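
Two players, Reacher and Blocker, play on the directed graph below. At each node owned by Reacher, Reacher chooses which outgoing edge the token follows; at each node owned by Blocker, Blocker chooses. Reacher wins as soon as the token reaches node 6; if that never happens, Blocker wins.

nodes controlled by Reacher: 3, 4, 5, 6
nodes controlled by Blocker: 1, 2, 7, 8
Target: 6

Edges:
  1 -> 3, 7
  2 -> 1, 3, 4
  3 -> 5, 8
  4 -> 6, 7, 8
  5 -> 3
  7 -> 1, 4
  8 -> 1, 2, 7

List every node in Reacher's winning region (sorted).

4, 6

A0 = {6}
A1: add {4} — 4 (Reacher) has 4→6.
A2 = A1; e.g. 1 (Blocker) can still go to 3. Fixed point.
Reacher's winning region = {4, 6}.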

==

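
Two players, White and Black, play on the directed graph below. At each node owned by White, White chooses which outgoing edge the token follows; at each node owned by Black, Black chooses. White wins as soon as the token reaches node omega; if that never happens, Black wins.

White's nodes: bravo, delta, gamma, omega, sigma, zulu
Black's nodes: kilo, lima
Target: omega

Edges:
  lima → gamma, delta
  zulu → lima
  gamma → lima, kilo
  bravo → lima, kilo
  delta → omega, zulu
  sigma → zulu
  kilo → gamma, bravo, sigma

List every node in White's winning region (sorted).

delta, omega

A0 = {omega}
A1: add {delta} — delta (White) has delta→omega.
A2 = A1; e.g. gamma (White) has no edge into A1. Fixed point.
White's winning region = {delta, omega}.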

### WORK TASK
Write only the number of lines in the data where the word "which" occurs.

### PROBLEM SOLUTION
2